WHAT TO WORK ON =>
When you reach the line with "A mineral-processing plant grinds lead-zinc" in the data below, begin printing lines exactly, and stop once the line with "Copper ore is" has been printed.

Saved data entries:
--
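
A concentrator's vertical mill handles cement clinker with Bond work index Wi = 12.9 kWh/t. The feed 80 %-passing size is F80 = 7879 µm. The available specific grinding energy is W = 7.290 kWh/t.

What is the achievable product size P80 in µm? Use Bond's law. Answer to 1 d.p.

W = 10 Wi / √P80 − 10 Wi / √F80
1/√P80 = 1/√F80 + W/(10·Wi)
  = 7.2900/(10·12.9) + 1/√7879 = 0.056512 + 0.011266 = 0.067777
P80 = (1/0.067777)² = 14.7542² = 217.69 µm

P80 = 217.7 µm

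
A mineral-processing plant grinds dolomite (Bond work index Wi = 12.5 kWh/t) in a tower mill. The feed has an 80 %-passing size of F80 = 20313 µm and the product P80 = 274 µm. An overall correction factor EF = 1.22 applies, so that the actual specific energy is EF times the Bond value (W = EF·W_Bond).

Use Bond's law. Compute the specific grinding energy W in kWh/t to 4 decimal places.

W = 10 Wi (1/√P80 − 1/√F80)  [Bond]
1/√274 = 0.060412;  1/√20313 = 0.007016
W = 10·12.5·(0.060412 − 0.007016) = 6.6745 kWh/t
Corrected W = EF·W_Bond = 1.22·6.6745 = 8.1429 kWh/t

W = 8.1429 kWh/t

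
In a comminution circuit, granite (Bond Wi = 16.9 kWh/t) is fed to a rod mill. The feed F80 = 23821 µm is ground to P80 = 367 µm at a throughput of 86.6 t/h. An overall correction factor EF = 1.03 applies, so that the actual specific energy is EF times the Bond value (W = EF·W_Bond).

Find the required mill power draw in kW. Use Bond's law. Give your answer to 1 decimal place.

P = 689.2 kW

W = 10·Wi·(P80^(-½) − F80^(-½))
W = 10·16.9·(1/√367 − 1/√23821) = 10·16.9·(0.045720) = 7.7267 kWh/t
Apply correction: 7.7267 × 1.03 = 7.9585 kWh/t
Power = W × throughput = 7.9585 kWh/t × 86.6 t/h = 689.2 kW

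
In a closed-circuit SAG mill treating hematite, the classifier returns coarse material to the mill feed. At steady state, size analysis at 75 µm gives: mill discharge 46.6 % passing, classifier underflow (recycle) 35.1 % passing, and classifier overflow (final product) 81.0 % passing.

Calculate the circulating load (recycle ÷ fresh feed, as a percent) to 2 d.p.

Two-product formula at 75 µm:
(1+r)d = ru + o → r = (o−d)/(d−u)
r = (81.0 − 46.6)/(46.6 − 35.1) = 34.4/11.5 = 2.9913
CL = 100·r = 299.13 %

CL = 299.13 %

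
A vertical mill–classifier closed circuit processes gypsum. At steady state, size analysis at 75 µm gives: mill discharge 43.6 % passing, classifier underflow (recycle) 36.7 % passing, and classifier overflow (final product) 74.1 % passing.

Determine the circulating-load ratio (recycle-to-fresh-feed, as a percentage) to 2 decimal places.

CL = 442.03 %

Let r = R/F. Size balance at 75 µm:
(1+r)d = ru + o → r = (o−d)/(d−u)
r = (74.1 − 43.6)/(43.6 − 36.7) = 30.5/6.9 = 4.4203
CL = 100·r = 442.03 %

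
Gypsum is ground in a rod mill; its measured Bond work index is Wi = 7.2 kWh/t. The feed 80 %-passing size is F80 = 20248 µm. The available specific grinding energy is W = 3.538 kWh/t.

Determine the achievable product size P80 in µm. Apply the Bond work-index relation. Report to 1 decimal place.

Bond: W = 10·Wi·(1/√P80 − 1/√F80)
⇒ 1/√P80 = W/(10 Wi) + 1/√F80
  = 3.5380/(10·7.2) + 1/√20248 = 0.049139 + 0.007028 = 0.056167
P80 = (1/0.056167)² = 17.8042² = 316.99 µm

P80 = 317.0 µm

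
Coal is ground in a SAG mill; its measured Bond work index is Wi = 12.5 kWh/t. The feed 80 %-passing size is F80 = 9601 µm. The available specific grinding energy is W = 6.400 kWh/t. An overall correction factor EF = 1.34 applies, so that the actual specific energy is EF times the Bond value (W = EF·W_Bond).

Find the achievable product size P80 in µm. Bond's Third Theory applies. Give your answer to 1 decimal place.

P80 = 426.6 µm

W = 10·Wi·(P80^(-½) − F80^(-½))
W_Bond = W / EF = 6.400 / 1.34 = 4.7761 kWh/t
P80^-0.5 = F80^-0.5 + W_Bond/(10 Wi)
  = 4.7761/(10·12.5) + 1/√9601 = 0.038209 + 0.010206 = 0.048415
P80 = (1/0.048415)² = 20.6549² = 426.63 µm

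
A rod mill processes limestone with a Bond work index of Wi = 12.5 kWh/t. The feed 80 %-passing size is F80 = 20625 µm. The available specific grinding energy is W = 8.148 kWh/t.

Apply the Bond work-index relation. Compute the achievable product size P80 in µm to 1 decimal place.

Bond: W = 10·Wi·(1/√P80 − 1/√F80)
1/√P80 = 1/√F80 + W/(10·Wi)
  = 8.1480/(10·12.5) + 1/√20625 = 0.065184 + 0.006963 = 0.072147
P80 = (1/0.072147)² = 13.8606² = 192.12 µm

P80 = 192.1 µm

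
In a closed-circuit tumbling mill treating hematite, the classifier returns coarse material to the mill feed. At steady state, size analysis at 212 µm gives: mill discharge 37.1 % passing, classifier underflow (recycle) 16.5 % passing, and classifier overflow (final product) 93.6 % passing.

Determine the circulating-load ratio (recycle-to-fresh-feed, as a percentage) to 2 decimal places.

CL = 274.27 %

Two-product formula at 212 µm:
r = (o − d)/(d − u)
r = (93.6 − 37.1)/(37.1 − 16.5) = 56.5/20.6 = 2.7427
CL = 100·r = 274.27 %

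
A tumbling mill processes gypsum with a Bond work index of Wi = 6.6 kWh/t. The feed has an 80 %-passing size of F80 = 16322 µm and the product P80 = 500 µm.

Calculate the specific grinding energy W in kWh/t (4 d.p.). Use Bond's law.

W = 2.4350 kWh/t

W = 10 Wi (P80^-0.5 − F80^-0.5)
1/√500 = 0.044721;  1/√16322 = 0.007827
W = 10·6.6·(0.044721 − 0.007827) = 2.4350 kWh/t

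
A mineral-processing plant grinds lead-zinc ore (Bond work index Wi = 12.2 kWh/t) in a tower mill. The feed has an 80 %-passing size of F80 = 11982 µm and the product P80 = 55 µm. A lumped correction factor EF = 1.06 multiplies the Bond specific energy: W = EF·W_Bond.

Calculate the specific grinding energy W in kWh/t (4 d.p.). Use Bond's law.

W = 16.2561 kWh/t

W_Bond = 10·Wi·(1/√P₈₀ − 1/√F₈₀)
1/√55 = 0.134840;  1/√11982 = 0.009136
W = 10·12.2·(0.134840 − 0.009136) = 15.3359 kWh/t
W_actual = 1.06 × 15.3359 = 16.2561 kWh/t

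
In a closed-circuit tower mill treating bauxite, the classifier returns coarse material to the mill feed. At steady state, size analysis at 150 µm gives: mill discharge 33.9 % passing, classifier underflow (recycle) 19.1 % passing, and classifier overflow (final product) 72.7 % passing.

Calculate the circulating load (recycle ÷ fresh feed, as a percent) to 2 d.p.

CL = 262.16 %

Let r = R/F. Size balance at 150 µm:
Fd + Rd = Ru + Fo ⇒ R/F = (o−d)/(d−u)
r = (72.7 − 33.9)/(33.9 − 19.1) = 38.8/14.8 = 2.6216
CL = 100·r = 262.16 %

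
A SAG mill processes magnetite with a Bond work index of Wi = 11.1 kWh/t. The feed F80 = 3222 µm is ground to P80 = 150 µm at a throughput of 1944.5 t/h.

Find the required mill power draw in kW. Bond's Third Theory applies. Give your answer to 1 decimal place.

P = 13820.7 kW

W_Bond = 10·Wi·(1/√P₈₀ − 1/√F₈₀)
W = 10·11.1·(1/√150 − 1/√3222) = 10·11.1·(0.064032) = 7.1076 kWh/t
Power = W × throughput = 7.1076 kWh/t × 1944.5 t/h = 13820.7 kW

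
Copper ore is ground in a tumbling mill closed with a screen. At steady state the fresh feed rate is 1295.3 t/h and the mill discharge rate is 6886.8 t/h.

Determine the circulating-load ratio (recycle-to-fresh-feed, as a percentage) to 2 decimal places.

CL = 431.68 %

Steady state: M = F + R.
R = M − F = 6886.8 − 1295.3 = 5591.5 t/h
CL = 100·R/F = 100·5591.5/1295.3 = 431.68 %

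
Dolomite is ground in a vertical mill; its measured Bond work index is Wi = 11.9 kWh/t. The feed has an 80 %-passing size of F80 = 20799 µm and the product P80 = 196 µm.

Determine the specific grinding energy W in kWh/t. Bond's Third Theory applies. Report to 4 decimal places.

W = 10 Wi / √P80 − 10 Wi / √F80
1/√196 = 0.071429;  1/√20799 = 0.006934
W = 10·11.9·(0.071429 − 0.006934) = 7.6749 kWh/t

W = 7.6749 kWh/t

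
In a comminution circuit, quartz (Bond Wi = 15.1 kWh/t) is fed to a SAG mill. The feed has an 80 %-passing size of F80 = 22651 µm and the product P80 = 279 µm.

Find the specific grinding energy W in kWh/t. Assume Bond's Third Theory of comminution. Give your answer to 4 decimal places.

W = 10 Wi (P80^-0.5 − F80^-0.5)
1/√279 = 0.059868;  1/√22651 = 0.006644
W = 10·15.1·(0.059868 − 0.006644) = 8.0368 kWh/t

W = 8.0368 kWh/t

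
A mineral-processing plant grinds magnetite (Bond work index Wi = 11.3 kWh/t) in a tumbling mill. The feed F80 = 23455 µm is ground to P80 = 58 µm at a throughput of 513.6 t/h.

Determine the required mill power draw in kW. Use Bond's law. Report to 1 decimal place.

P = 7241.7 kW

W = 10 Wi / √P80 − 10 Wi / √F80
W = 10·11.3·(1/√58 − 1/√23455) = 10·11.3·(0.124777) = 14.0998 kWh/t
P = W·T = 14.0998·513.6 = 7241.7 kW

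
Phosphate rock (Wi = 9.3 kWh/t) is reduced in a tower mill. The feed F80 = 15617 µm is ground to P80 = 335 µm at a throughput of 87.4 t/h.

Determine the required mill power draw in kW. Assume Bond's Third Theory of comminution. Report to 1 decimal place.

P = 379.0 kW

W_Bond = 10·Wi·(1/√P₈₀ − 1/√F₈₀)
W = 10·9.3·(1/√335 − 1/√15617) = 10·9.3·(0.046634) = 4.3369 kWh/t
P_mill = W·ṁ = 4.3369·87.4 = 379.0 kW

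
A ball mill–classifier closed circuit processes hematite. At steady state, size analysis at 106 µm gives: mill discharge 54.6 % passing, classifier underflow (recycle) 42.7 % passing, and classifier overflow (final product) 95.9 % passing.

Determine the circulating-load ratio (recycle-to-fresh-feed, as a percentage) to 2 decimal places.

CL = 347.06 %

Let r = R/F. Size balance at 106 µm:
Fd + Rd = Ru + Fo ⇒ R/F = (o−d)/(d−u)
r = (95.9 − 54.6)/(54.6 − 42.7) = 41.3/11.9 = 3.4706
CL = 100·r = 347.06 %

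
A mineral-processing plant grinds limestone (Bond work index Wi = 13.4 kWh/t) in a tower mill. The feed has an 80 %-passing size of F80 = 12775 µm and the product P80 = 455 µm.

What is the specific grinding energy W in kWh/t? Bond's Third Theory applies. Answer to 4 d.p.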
--
RESPONSE =>
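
A mineral-processing plant grinds lead-zinc ore (Bond work index Wi = 12.2 kWh/t) in a tower mill. The feed has an 80 %-passing size of F80 = 11982 µm and the product P80 = 55 µm. A lumped correction factor EF = 1.06 multiplies the Bond specific energy: W = EF·W_Bond.

Calculate the specific grinding energy W in kWh/t (4 d.p.). Use Bond's law.

W = 16.2561 kWh/t

W_Bond = 10·Wi·(1/√P₈₀ − 1/√F₈₀)
1/√55 = 0.134840;  1/√11982 = 0.009136
W = 10·12.2·(0.134840 − 0.009136) = 15.3359 kWh/t
W_actual = 1.06 × 15.3359 = 16.2561 kWh/t

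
In a closed-circuit tower mill treating bauxite, the classifier returns coarse material to the mill feed. At steady state, size analysis at 150 µm gives: mill discharge 33.9 % passing, classifier underflow (recycle) 19.1 % passing, and classifier overflow (final product) 72.7 % passing.

Calculate the circulating load (recycle ÷ fresh feed, as a percent) to 2 d.p.

CL = 262.16 %

Let r = R/F. Size balance at 150 µm:
Fd + Rd = Ru + Fo ⇒ R/F = (o−d)/(d−u)
r = (72.7 − 33.9)/(33.9 − 19.1) = 38.8/14.8 = 2.6216
CL = 100·r = 262.16 %

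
A SAG mill processes magnetite with a Bond work index of Wi = 11.1 kWh/t. The feed F80 = 3222 µm is ground to P80 = 150 µm at a throughput of 1944.5 t/h.

Find the required mill power draw in kW. Bond's Third Theory applies. Give your answer to 1 decimal place.

P = 13820.7 kW

W_Bond = 10·Wi·(1/√P₈₀ − 1/√F₈₀)
W = 10·11.1·(1/√150 − 1/√3222) = 10·11.1·(0.064032) = 7.1076 kWh/t
Power = W × throughput = 7.1076 kWh/t × 1944.5 t/h = 13820.7 kW

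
Copper ore is ground in a tumbling mill closed with a screen. At steady state the fresh feed rate is 1295.3 t/h and the mill discharge rate is 6886.8 t/h.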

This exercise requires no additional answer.